┏━━

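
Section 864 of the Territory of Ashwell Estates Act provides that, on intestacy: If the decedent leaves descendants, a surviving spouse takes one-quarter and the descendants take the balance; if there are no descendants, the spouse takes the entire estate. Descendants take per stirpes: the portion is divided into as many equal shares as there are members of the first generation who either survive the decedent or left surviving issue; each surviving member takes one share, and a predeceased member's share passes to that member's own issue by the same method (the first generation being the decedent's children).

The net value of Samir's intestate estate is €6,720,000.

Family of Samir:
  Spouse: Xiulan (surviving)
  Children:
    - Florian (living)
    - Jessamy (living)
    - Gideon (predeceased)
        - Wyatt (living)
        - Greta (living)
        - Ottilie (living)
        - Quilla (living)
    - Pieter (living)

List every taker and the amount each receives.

Xiulan: €1,680,000; Florian: €1,260,000; Jessamy: €1,260,000; Wyatt: €315,000; Greta: €315,000; Ottilie: €315,000; Quilla: €315,000; Pieter: €1,260,000

Xiulan takes one-quarter of €6,720,000 = €1,680,000. The remaining €5,040,000 passes to the descendants.
The descendants' portion (€5,040,000) is divided into 4 shares of €1,260,000: Florian, Jessamy, and Pieter each take €1,260,000; Gideon's €1,260,000 share passes to Gideon's issue.
Gideon's share (€1,260,000) is divided into 4 shares of €315,000: Wyatt, Greta, Ottilie, and Quilla each take €315,000.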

┗━━

Find "Samir" in the preceding records. Copy each line that holds it.

Response to the exercise -
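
The net value of Samir's intestate estate is €6,720,000.
Family of Samir: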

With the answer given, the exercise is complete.